_Task description_
Could you reproduce all of the entries below without a single change?

━━ Input ━━

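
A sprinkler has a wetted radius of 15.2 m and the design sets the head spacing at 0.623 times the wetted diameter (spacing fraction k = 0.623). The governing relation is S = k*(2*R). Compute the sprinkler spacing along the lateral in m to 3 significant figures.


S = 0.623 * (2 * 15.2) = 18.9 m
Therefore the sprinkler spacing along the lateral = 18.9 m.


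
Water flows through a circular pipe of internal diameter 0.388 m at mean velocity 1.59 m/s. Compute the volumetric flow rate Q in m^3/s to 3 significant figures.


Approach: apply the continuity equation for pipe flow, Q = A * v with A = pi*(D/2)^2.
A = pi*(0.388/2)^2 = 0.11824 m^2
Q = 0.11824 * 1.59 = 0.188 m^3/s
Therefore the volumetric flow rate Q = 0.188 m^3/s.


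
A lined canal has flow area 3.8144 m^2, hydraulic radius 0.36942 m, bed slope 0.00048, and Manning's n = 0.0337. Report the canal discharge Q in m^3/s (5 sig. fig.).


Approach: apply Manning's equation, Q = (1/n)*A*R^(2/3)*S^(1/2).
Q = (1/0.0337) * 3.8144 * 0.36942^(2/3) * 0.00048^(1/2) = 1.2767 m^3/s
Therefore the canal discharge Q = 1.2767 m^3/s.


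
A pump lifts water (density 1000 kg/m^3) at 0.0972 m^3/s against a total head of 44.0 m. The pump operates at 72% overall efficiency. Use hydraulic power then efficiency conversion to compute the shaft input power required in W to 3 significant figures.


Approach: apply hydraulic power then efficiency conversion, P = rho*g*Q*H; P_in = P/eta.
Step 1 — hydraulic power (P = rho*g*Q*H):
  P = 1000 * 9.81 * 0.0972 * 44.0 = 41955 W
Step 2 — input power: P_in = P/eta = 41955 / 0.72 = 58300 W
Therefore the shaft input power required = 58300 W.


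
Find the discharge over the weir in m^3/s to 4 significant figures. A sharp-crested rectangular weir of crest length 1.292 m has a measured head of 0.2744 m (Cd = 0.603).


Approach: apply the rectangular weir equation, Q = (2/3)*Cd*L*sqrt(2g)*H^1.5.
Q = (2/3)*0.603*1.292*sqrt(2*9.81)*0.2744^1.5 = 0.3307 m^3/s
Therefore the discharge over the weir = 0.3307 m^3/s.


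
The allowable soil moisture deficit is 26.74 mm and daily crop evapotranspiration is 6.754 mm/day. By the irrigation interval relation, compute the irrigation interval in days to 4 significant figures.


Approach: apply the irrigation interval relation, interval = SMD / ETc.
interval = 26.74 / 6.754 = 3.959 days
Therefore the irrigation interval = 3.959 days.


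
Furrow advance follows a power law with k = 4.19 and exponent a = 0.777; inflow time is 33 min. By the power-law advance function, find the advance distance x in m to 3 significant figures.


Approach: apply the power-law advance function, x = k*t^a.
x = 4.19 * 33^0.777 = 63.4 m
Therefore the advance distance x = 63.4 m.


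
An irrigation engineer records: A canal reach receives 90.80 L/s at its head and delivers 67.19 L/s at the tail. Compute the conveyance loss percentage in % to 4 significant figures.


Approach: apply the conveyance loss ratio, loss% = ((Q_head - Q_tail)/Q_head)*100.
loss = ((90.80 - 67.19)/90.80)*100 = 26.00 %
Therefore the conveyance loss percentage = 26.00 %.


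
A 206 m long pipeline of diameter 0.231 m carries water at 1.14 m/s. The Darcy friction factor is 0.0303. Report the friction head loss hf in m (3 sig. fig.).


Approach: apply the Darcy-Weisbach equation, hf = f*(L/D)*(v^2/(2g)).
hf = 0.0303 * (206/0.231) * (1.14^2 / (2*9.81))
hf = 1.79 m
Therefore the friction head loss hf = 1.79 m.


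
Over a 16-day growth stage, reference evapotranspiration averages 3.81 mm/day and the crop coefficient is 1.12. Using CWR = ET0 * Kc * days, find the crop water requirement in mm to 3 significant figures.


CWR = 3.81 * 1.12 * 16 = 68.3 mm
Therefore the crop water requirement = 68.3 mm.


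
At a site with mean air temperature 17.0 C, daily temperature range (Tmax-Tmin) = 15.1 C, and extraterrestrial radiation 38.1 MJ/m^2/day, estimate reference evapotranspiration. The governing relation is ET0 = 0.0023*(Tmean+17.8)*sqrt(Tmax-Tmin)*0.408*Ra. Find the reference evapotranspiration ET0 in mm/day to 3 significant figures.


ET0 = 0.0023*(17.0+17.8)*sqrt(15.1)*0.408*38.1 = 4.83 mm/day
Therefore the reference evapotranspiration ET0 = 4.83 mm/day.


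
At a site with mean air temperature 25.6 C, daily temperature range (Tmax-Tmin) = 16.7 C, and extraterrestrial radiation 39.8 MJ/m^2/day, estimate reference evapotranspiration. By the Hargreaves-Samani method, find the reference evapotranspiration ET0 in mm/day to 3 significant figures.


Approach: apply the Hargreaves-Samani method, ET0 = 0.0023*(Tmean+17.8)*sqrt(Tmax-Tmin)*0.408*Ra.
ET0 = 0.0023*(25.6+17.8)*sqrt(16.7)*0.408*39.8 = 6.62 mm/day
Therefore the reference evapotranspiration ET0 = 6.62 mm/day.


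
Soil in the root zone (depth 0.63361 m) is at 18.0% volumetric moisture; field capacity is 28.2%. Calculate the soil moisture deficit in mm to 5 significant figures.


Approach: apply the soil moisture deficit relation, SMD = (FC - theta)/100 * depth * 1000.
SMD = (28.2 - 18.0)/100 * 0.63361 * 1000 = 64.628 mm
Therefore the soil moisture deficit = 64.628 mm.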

━━━

_Reply_
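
A sprinkler has a wetted radius of 15.2 m and the design sets the head spacing at 0.623 times the wetted diameter (spacing fraction k = 0.623). The governing relation is S = k*(2*R). Compute the sprinkler spacing along the lateral in m to 3 significant figures.


S = 0.623 * (2 * 15.2) = 18.9 m
Therefore the sprinkler spacing along the lateral = 18.9 m.


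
Water flows through a circular pipe of internal diameter 0.388 m at mean velocity 1.59 m/s. Compute the volumetric flow rate Q in m^3/s to 3 significant figures.


Approach: apply the continuity equation for pipe flow, Q = A * v with A = pi*(D/2)^2.
A = pi*(0.388/2)^2 = 0.11824 m^2
Q = 0.11824 * 1.59 = 0.188 m^3/s
Therefore the volumetric flow rate Q = 0.188 m^3/s.


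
A lined canal has flow area 3.8144 m^2, hydraulic radius 0.36942 m, bed slope 0.00048, and Manning's n = 0.0337. Report the canal discharge Q in m^3/s (5 sig. fig.).


Approach: apply Manning's equation, Q = (1/n)*A*R^(2/3)*S^(1/2).
Q = (1/0.0337) * 3.8144 * 0.36942^(2/3) * 0.00048^(1/2) = 1.2767 m^3/s
Therefore the canal discharge Q = 1.2767 m^3/s.


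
A pump lifts water (density 1000 kg/m^3) at 0.0972 m^3/s against a total head of 44.0 m. The pump operates at 72% overall efficiency. Use hydraulic power then efficiency conversion to compute the shaft input power required in W to 3 significant figures.


Approach: apply hydraulic power then efficiency conversion, P = rho*g*Q*H; P_in = P/eta.
Step 1 — hydraulic power (P = rho*g*Q*H):
  P = 1000 * 9.81 * 0.0972 * 44.0 = 41955 W
Step 2 — input power: P_in = P/eta = 41955 / 0.72 = 58300 W
Therefore the shaft input power required = 58300 W.


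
Find the discharge over the weir in m^3/s to 4 significant figures. A sharp-crested rectangular weir of crest length 1.292 m has a measured head of 0.2744 m (Cd = 0.603).


Approach: apply the rectangular weir equation, Q = (2/3)*Cd*L*sqrt(2g)*H^1.5.
Q = (2/3)*0.603*1.292*sqrt(2*9.81)*0.2744^1.5 = 0.3307 m^3/s
Therefore the discharge over the weir = 0.3307 m^3/s.


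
The allowable soil moisture deficit is 26.74 mm and daily crop evapotranspiration is 6.754 mm/day. By the irrigation interval relation, compute the irrigation interval in days to 4 significant figures.


Approach: apply the irrigation interval relation, interval = SMD / ETc.
interval = 26.74 / 6.754 = 3.959 days
Therefore the irrigation interval = 3.959 days.


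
Furrow advance follows a power law with k = 4.19 and exponent a = 0.777; inflow time is 33 min. By the power-law advance function, find the advance distance x in m to 3 significant figures.


Approach: apply the power-law advance function, x = k*t^a.
x = 4.19 * 33^0.777 = 63.4 m
Therefore the advance distance x = 63.4 m.


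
An irrigation engineer records: A canal reach receives 90.80 L/s at its head and delivers 67.19 L/s at the tail. Compute the conveyance loss percentage in % to 4 significant figures.


Approach: apply the conveyance loss ratio, loss% = ((Q_head - Q_tail)/Q_head)*100.
loss = ((90.80 - 67.19)/90.80)*100 = 26.00 %
Therefore the conveyance loss percentage = 26.00 %.


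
A 206 m long pipeline of diameter 0.231 m carries water at 1.14 m/s. The Darcy friction factor is 0.0303. Report the friction head loss hf in m (3 sig. fig.).


Approach: apply the Darcy-Weisbach equation, hf = f*(L/D)*(v^2/(2g)).
hf = 0.0303 * (206/0.231) * (1.14^2 / (2*9.81))
hf = 1.79 m
Therefore the friction head loss hf = 1.79 m.


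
Over a 16-day growth stage, reference evapotranspiration averages 3.81 mm/day and the crop coefficient is 1.12. Using CWR = ET0 * Kc * days, find the crop water requirement in mm to 3 significant figures.


CWR = 3.81 * 1.12 * 16 = 68.3 mm
Therefore the crop water requirement = 68.3 mm.


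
At a site with mean air temperature 17.0 C, daily temperature range (Tmax-Tmin) = 15.1 C, and extraterrestrial radiation 38.1 MJ/m^2/day, estimate reference evapotranspiration. The governing relation is ET0 = 0.0023*(Tmean+17.8)*sqrt(Tmax-Tmin)*0.408*Ra. Find the reference evapotranspiration ET0 in mm/day to 3 significant figures.


ET0 = 0.0023*(17.0+17.8)*sqrt(15.1)*0.408*38.1 = 4.83 mm/day
Therefore the reference evapotranspiration ET0 = 4.83 mm/day.


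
At a site with mean air temperature 25.6 C, daily temperature range (Tmax-Tmin) = 16.7 C, and extraterrestrial radiation 39.8 MJ/m^2/day, estimate reference evapotranspiration. By the Hargreaves-Samani method, find the reference evapotranspiration ET0 in mm/day to 3 significant figures.


Approach: apply the Hargreaves-Samani method, ET0 = 0.0023*(Tmean+17.8)*sqrt(Tmax-Tmin)*0.408*Ra.
ET0 = 0.0023*(25.6+17.8)*sqrt(16.7)*0.408*39.8 = 6.62 mm/day
Therefore the reference evapotranspiration ET0 = 6.62 mm/day.


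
Soil in the root zone (depth 0.63361 m) is at 18.0% volumetric moisture; field capacity is 28.2%. Calculate the soil moisture deficit in mm to 5 significant figures.


Approach: apply the soil moisture deficit relation, SMD = (FC - theta)/100 * depth * 1000.
SMD = (28.2 - 18.0)/100 * 0.63361 * 1000 = 64.628 mm
Therefore the soil moisture deficit = 64.628 mm.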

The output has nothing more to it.